→ **Task prompt**: Repeat the records in full, exactly.

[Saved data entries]
= Beginning of Section =
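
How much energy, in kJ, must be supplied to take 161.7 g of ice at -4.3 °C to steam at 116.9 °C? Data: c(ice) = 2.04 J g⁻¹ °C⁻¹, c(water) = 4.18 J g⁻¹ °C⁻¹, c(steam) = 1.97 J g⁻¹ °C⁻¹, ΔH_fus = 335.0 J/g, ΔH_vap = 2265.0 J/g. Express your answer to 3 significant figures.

q = 495 kJ

q1 (heat ice -4.3→0.0 °C): 161.7 × 2.04 × 4.3 = 1418 J
q2 (melt at 0 °C): 161.7 × 335.0 = 54170 J
q3 (heat water 0.0→100.0 °C): 161.7 × 4.18 × 100.0 = 67591 J
q4 (vaporize at 100 °C): 161.7 × 2265.0 = 366251 J
q5 (heat steam 100.0→116.9 °C): 161.7 × 1.97 × 16.9 = 5383 J
Total: 1418 + 54170 + 67591 + 366251 + 5383 = 494813 J = 495 kJ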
= End of Section =
→ **The completed task**:
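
How much energy, in kJ, must be supplied to take 161.7 g of ice at -4.3 °C to steam at 116.9 °C? Data: c(ice) = 2.04 J g⁻¹ °C⁻¹, c(water) = 4.18 J g⁻¹ °C⁻¹, c(steam) = 1.97 J g⁻¹ °C⁻¹, ΔH_fus = 335.0 J/g, ΔH_vap = 2265.0 J/g. Express your answer to 3 significant figures.

q = 495 kJ

q1 (heat ice -4.3→0.0 °C): 161.7 × 2.04 × 4.3 = 1418 J
q2 (melt at 0 °C): 161.7 × 335.0 = 54170 J
q3 (heat water 0.0→100.0 °C): 161.7 × 4.18 × 100.0 = 67591 J
q4 (vaporize at 100 °C): 161.7 × 2265.0 = 366251 J
q5 (heat steam 100.0→116.9 °C): 161.7 × 1.97 × 16.9 = 5383 J
Total: 1418 + 54170 + 67591 + 366251 + 5383 = 494813 J = 495 kJ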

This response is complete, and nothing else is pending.